→ Activity:
Your job is to write out each record precisely as it stands.

--- Records for this task ---

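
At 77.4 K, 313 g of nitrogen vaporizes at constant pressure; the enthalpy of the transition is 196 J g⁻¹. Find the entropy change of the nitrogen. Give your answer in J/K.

Heat absorbed by the substance: Q = mL = 313 × 196 = 61348 J.
At constant T, ΔS = Q_rev/T = 61348 / 77.4 = 793 J/K.

ΔS = 793 J/K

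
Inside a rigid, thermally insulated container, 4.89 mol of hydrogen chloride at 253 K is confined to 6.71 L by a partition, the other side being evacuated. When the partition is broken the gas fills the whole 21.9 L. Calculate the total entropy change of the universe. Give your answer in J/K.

No heat is exchanged and no work is done, so the ideal-gas temperature stays constant.
Entropy is a state function; using a reversible isothermal path, ΔS_gas = nR ln(V₂/V₁) = 4.89 × 8.314 × ln(21.9/6.71) = 48.1 J/K.
The insulated surroundings exchange no heat, so ΔS_surr = 0 and ΔS_universe = ΔS_gas.

ΔS_universe = 48.1 J/K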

---

→ Finished task:
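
At 77.4 K, 313 g of nitrogen vaporizes at constant pressure; the enthalpy of the transition is 196 J g⁻¹. Find the entropy change of the nitrogen. Give your answer in J/K.

Heat absorbed by the substance: Q = mL = 313 × 196 = 61348 J.
At constant T, ΔS = Q_rev/T = 61348 / 77.4 = 793 J/K.

ΔS = 793 J/K

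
Inside a rigid, thermally insulated container, 4.89 mol of hydrogen chloride at 253 K is confined to 6.71 L by a partition, the other side being evacuated. When the partition is broken the gas fills the whole 21.9 L. Calculate the total entropy change of the universe. Give your answer in J/K.

No heat is exchanged and no work is done, so the ideal-gas temperature stays constant.
Entropy is a state function; using a reversible isothermal path, ΔS_gas = nR ln(V₂/V₁) = 4.89 × 8.314 × ln(21.9/6.71) = 48.1 J/K.
The insulated surroundings exchange no heat, so ΔS_surr = 0 and ΔS_universe = ΔS_gas.

ΔS_universe = 48.1 J/K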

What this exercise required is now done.